**Exercise requirements**
Across these entries, how many lines contain the word "initially"? Answer with only the number.

*** Records for this task

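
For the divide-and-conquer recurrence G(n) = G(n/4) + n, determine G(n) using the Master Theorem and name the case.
Master Theorem template: G(n) = a·G(n/b) + f(n).
Here: a=1, b=4, f(n)=n
Compute log_b(a) = log_4(1) = 0.
f(n) = n = Ω(n^(0+ε)) with ε = 1, and the regularity condition holds (a·f(n/b) = (a/b^1)·f(n) with a/b^1 = 4^-1 < 1). Case 3: G(n) = Θ(f(n)) = Θ(n).

Case 3: G(n) = Θ(n)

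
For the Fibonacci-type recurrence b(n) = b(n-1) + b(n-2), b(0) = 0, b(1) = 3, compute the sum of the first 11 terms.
Computing the sequence terms: 0, 3, 3, 6, 9, 15, 24, 39, 63, 102, 165
Adding these values together:

429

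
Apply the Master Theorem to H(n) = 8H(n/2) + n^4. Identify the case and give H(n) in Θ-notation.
Master Theorem template: H(n) = a·H(n/b) + f(n).
Here: a=8, b=2, f(n)=n^4
Compute log_b(a) = log_2(8) = 3.
f(n) = n^4 = Ω(n^(3+ε)) with ε = 1, and the regularity condition holds (a·f(n/b) = (a/b^4)·f(n) with a/b^4 = 2^-1 < 1). Case 3: H(n) = Θ(f(n)) = Θ(n^4).

Case 3: H(n) = Θ(n^4)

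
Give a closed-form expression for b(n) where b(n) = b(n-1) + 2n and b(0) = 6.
Recurrence: b(n) = b(n-1) + 2n, initial: b(0) = 6.
Telescoping: b(n) = b(0) + 2·Σᵢ₌₁ⁿ i = 6 + 2·n(n+1)/2.

b(n) = 2·n(n+1)/2 + 6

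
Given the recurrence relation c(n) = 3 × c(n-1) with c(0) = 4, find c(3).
Computing step by step:
c(0) = 4
c(1) = 3 × 4 = 12
c(2) = 3 × 12 = 36
c(3) = 3 × 36 = 108

108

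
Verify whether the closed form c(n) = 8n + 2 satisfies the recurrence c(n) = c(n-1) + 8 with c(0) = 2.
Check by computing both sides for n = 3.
From the recurrence with c(0) = 2:
  c(0) = 2, c(1) = 10, c(2) = 18, c(3) = 26
  so the recurrence gives c(3) = 26.
From the proposed closed form c(n) = 8n + 2:
  c(3) = 26.
Both sides give 26 at n = 3, and the initial condition(s) match, so the closed form is consistent.

Yes, the closed form is correct.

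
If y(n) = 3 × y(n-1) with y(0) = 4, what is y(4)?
Computing step by step:
y(0) = 4
y(1) = 3 × 4 = 12
y(2) = 3 × 12 = 36
y(3) = 3 × 36 = 108
y(4) = 3 × 108 = 324

324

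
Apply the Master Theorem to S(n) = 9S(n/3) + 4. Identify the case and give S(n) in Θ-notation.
Master Theorem template: S(n) = a·S(n/b) + f(n).
Here: a=9, b=3, f(n)=4
Compute log_b(a) = log_3(9) = 2.
f(n) = 4 = O(n^(2-ε)) with ε = 2. Case 1: S(n) = Θ(n^log_b(a)) = Θ(n^2).

Case 1: S(n) = Θ(n^2)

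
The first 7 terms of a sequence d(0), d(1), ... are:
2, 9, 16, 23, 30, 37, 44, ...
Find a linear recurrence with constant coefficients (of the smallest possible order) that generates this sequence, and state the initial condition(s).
Look for the lowest-order linear relation among consecutive terms.
Observation: consecutive differences are constant (= 7).
Check at n=2: 1·9 + 7 = 16. ✓

d(n) = d(n-1) + 7, d(0) = 2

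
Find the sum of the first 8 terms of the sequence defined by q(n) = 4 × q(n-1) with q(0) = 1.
Computing the sequence terms: 1, 4, 16, 64, 256, 1024, 4096, 16384
Adding these values together:

21845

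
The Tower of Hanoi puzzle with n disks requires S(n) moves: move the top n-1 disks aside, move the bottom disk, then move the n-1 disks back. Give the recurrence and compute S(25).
Moving n disks = move the top n-1 disks aside (S(n-1) moves) + move the largest disk (1 move) + move the n-1 disks back on top (S(n-1) moves), so S(n) = 2S(n-1) + 1, with S(1) = 1 (a single disk takes one move).
First terms: 1, 3, 7, 15, 31, 63, … — each is one less than a power of 2. Indeed S(n) + 1 = 2(S(n-1) + 1) with S(1) + 1 = 2, so S(n) + 1 = 2ⁿ and S(n) = 2ⁿ - 1.
Hence S(25) = 2^25 - 1 = 33554432 - 1 = 33554431.

S(n) = 2S(n-1) + 1, S(1) = 1; S(25) = 33554431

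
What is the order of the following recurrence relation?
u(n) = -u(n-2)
The order is the largest lag k for which u(n-k) appears. Here the deepest term is u(n-2), so the order is 2.

Order 2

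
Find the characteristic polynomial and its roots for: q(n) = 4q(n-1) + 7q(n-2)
Substitute q(n) = rⁿ and divide through by rⁿ⁻²: r² - 4r - 7 = 0
Discriminant: 4² + 4·7 = 44, not a perfect square, so by the quadratic formula r = (4 ± √44)/2.
General solution: q(n) = A·r₁ⁿ + B·r₂ⁿ where r₁,r₂ = (4 ± √44)/2

Characteristic: r² - 4r - 7 = 0, Roots: r = (4 ± √44)/2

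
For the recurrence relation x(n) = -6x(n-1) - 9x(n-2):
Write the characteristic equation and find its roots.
Substitute x(n) = rⁿ and divide through by rⁿ⁻²: r² + 6r + 9 = 0
Factor: (r + 3)² = 0, so r = -3 (double root).
General solution: x(n) = (A + Bn)·(-3)ⁿ

Characteristic: r² + 6r + 9 = 0, Roots: r = -3 (double root)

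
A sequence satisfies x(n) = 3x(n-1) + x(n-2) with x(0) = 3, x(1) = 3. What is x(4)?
Computing the sequence terms:
3, 3, 12, 39, 129

129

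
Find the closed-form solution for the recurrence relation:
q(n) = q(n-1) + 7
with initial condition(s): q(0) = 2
Recurrence: q(n) = q(n-1) + 7, initial: q(0) = 2.
Each step adds 7, so q(n) = q(0) + 7n = 7n + 2.

q(n) = 7n + 2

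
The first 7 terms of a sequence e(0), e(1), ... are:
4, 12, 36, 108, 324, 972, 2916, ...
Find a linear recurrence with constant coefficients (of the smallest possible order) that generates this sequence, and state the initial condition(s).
Look for the lowest-order linear relation among consecutive terms.
Observation: each term is 3× the previous.
Check at n=2: 3·12 = 36. ✓

e(n) = 3 × e(n-1), e(0) = 4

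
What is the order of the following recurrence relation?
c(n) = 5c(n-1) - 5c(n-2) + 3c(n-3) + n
The order is the largest lag k for which c(n-k) appears. Here the deepest term is c(n-3) (the n term is non-homogeneous and does not affect the order), so the order is 3.

Order 3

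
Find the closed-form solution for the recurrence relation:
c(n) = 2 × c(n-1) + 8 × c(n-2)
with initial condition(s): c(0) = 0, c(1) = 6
Recurrence: c(n) = 2 × c(n-1) + 8 × c(n-2), initial: c(0) = 0, c(1) = 6.
Characteristic equation: r² - 2r - 8 = 0, which factors as (r - 4)(r + 2) = 0, so r = 4, -2. General solution c(n) = A·4ⁿ + B·(-2)ⁿ. From c(0) = 0: A + B = 0. From c(1) = 6: 4A - 2B = 6. Solving gives A = 1, B = -1.

c(n) = 4ⁿ - (-2)ⁿ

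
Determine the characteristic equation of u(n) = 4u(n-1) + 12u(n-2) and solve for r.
Substitute u(n) = rⁿ and divide through by rⁿ⁻²: r² - 4r - 12 = 0
Factor: (r + 2)(r - 6) = 0, so r = -2, 6.
General solution: u(n) = A·(-2)ⁿ + B·6ⁿ

Characteristic: r² - 4r - 12 = 0, Roots: r = -2, 6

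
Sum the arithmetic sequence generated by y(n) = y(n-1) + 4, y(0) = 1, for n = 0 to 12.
Computing the sequence terms: 1, 5, 9, 13, 17, 21, 25, 29, 33, 37, 41, 45, 49
Adding these values together:

325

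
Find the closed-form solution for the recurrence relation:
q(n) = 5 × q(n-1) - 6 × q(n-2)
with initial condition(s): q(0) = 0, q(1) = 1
Recurrence: q(n) = 5 × q(n-1) - 6 × q(n-2), initial: q(0) = 0, q(1) = 1.
Characteristic equation: r² - 5r + 6 = 0, which factors as (r - 3)(r - 2) = 0, so r = 3, 2. General solution q(n) = A·3ⁿ + B·2ⁿ. From q(0) = 0: A + B = 0. From q(1) = 1: 3A + 2B = 1. Solving gives A = 1, B = -1.

q(n) = 3ⁿ - 2ⁿ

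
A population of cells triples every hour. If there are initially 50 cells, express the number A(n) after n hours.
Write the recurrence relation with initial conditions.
Each hour multiplies the count by 3, so the count after n hours depends only on the count after n-1 hours: A(n) = 3 × A(n-1). The starting count gives A(0) = 50.
Unrolling n times gives the closed form A(n) = 50 × 3ⁿ.

A(n) = 3 × A(n-1), A(0) = 50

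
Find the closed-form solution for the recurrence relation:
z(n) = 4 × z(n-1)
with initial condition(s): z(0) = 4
Recurrence: z(n) = 4 × z(n-1), initial: z(0) = 4.
Each term is 4 times the previous, so this is geometric with ratio 4. After n steps: z(n) = z(0)·4ⁿ = 4·4ⁿ.

z(n) = 4·4ⁿ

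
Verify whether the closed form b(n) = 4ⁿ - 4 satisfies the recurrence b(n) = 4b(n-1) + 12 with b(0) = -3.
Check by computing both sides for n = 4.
From the recurrence with b(0) = -3:
  b(0) = -3, b(1) = 0, b(2) = 12, b(3) = 60, b(4) = 252
  so the recurrence gives b(4) = 252.
From the proposed closed form b(n) = 4ⁿ - 4:
  b(4) = 252.
Both sides give 252 at n = 4, and the initial condition(s) match, so the closed form is consistent.

Yes, the closed form is correct.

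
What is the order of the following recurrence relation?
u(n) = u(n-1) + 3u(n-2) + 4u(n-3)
The order is the largest lag k for which u(n-k) appears. Here the deepest term is u(n-3), so the order is 3.

Order 3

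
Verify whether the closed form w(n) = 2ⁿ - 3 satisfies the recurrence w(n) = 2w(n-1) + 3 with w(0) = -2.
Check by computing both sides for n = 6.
From the recurrence with w(0) = -2:
  w(0) = -2, w(1) = -1, w(2) = 1, w(3) = 5, w(4) = 13, w(5) = 29, w(6) = 61
  so the recurrence gives w(6) = 61.
From the proposed closed form w(n) = 2ⁿ - 3:
  w(6) = 61.
Both sides give 61 at n = 6, and the initial condition(s) match, so the closed form is consistent.

Yes, the closed form is correct.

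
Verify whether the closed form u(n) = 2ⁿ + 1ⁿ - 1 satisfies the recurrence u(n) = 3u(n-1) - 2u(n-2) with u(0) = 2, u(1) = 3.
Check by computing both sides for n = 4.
From the recurrence with u(0) = 2, u(1) = 3:
  u(0) = 2, u(1) = 3, u(2) = 5, u(3) = 9, u(4) = 17
  so the recurrence gives u(4) = 17.
From the proposed closed form u(n) = 2ⁿ + 1ⁿ - 1:
  u(4) = 16.
The recurrence gives 17 but the closed form gives 16, so the closed form does not satisfy the recurrence.

No, the closed form is incorrect.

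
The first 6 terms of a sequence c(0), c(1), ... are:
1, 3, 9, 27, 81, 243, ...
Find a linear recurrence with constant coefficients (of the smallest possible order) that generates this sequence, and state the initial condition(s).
Look for the lowest-order linear relation among consecutive terms.
Observation: each term is 3× the previous.
Check at n=2: 3·3 = 9. ✓

c(n) = 3 × c(n-1), c(0) = 1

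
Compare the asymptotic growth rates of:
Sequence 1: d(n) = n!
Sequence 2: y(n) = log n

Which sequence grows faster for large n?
Comparing growth rates:
Growth-rate hierarchy: log n ≺ any polynomial ≺ any exponential cⁿ (c>1) ≺ n! ≺ nⁿ.
factorial dominates logarithmic asymptotically.

d(n) grows faster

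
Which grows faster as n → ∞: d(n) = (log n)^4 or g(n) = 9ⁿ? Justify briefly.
Comparing growth rates:
Growth-rate hierarchy: log n ≺ any polynomial ≺ any exponential cⁿ (c>1) ≺ n! ≺ nⁿ.
exponential base 9 dominates polylogarithmic (log n)^4 asymptotically.

g(n) grows faster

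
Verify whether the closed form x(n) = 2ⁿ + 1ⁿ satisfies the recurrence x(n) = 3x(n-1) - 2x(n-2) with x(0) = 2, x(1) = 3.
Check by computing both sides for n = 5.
From the recurrence with x(0) = 2, x(1) = 3:
  x(0) = 2, x(1) = 3, x(2) = 5, x(3) = 9, x(4) = 17, x(5) = 33
  so the recurrence gives x(5) = 33.
From the proposed closed form x(n) = 2ⁿ + 1ⁿ:
  x(5) = 33.
Both sides give 33 at n = 5, and the initial condition(s) match, so the closed form is consistent.

Yes, the closed form is correct.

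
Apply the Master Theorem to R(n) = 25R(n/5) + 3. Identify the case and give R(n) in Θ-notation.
Master Theorem template: R(n) = a·R(n/b) + f(n).
Here: a=25, b=5, f(n)=3
Compute log_b(a) = log_5(25) = 2.
f(n) = 3 = O(n^(2-ε)) with ε = 2. Case 1: R(n) = Θ(n^log_b(a)) = Θ(n^2).

Case 1: R(n) = Θ(n^2)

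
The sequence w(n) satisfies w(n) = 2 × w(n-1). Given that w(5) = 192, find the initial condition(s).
In general w(n) = 2ⁿ · w(0). At n = 5: w(0) = w(5) / 2^5 = 192 / 32 = 6.

w(0) = 6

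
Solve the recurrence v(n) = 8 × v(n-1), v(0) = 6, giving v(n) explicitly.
Recurrence: v(n) = 8 × v(n-1), initial: v(0) = 6.
Each term is 8 times the previous, so this is geometric with ratio 8. After n steps: v(n) = v(0)·8ⁿ = 6·8ⁿ.

v(n) = 6·8ⁿ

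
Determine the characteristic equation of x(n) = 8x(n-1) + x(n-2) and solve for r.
Substitute x(n) = rⁿ and divide through by rⁿ⁻²: r² - 8r - 1 = 0
Discriminant: 8² + 4·1 = 68, not a perfect square, so by the quadratic formula r = (8 ± √68)/2.
General solution: x(n) = A·r₁ⁿ + B·r₂ⁿ where r₁,r₂ = (8 ± √68)/2

Characteristic: r² - 8r - 1 = 0, Roots: r = (8 ± √68)/2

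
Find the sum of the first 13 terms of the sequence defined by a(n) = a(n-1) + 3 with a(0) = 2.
Computing the sequence terms: 2, 5, 8, 11, 14, 17, 20, 23, 26, 29, 32, 35, 38
Adding these values together:

260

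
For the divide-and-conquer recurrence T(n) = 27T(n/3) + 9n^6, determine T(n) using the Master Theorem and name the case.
Master Theorem template: T(n) = a·T(n/b) + f(n).
Here: a=27, b=3, f(n)=9n^6
Compute log_b(a) = log_3(27) = 3.
f(n) = 9n^6 = Ω(n^(3+ε)) with ε = 3, and the regularity condition holds (a·f(n/b) = (a/b^6)·f(n) with a/b^6 = 3^-3 < 1). Case 3: T(n) = Θ(f(n)) = Θ(n^6).

Case 3: T(n) = Θ(n^6)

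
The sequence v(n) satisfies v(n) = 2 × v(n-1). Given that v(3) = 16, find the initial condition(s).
In general v(n) = 2ⁿ · v(0). At n = 3: v(0) = v(3) / 2^3 = 16 / 8 = 2.

v(0) = 2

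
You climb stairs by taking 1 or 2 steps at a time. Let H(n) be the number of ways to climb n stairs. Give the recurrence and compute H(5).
Condition on the size of the last step (1 to 2): before it there were n-1, …, n-2 stairs climbed, and these cases are disjoint, so H(n) = H(n-1) + H(n-2) (Fibonacci-type sequence).
Initial conditions by direct count (compositions of i into parts ≤ 2): H(1) = 1; H(2) = 2.
Iterating the recurrence: H(3) = 3, H(4) = 5, H(5) = 8.

H(n) = H(n-1) + H(n-2), H(1) = 1, H(2) = 2; H(5) = 8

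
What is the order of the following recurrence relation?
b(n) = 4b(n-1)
The order is the largest lag k for which b(n-k) appears. Here the deepest term is b(n-1), so the order is 1.

Order 1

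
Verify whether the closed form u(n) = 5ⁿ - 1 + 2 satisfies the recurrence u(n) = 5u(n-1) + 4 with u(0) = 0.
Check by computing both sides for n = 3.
From the recurrence with u(0) = 0:
  u(0) = 0, u(1) = 4, u(2) = 24, u(3) = 124
  so the recurrence gives u(3) = 124.
From the proposed closed form u(n) = 5ⁿ - 1 + 2:
  u(3) = 126.
The recurrence gives 124 but the closed form gives 126, so the closed form does not satisfy the recurrence.

No, the closed form is incorrect.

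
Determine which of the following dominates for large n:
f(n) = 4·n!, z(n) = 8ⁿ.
Comparing growth rates:
Growth-rate hierarchy: log n ≺ any polynomial ≺ any exponential cⁿ (c>1) ≺ n! ≺ nⁿ.
factorial dominates exponential base 8 asymptotically.

f(n) grows faster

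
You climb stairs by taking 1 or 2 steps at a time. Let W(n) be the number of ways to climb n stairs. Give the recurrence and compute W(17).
Condition on the size of the last step (1 to 2): before it there were n-1, …, n-2 stairs climbed, and these cases are disjoint, so W(n) = W(n-1) + W(n-2) (Fibonacci-type sequence).
Initial conditions by direct count (compositions of i into parts ≤ 2): W(1) = 1; W(2) = 2.
Iterating the recurrence: W(3) = 3, W(4) = 5, W(5) = 8, W(6) = 13, W(7) = 21, W(8) = 34, W(9) = 55, W(10) = 89, W(11) = 144, W(12) = 233, W(13) = 377, W(14) = 610, W(15) = 987, W(16) = 1597, W(17) = 2584.

W(n) = W(n-1) + W(n-2), W(1) = 1, W(2) = 2; W(17) = 2584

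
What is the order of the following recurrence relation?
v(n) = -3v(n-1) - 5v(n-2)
The order is the largest lag k for which v(n-k) appears. Here the deepest term is v(n-2), so the order is 2.

Order 2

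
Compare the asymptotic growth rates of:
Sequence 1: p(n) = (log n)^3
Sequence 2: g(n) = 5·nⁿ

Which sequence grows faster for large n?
Comparing growth rates:
Growth-rate hierarchy: log n ≺ any polynomial ≺ any exponential cⁿ (c>1) ≺ n! ≺ nⁿ.
super-exponential nⁿ dominates polylogarithmic (log n)^3 asymptotically.

g(n) grows faster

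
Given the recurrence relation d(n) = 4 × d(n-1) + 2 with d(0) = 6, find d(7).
Computing step by step:
d(0) = 6
d(1) = 4 × 6 + 2 = 26
d(2) = 4 × 26 + 2 = 106
d(3) = 4 × 106 + 2 = 426
d(4) = 4 × 426 + 2 = 1706
d(5) = 4 × 1706 + 2 = 6826
d(6) = 4 × 6826 + 2 = 27306
d(7) = 4 × 27306 + 2 = 109226

109226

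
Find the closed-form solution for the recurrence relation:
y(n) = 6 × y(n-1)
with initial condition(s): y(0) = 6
Recurrence: y(n) = 6 × y(n-1), initial: y(0) = 6.
Each term is 6 times the previous, so this is geometric with ratio 6. After n steps: y(n) = y(0)·6ⁿ = 6·6ⁿ.

y(n) = 6·6ⁿ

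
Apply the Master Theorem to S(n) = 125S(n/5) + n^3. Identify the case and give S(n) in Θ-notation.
Master Theorem template: S(n) = a·S(n/b) + f(n).
Here: a=125, b=5, f(n)=n^3
Compute log_b(a) = log_5(125) = 3.
f(n) = n^3 = Θ(n^3). Case 2: S(n) = Θ(n^3 log n).

Case 2: S(n) = Θ(n^3 log n)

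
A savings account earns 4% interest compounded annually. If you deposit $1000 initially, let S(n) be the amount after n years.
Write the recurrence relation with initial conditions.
Each year the balance grows by 4%, i.e. is multiplied by 1 + 4/100 = 1.04, so S(n) = 1.04 × S(n-1). The initial deposit gives S(0) = 1000.
Unrolling gives the closed form S(n) = 1000 × (1.04)ⁿ.

S(n) = 1.04 × S(n-1), S(0) = 1000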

******

**Answer to this task**
2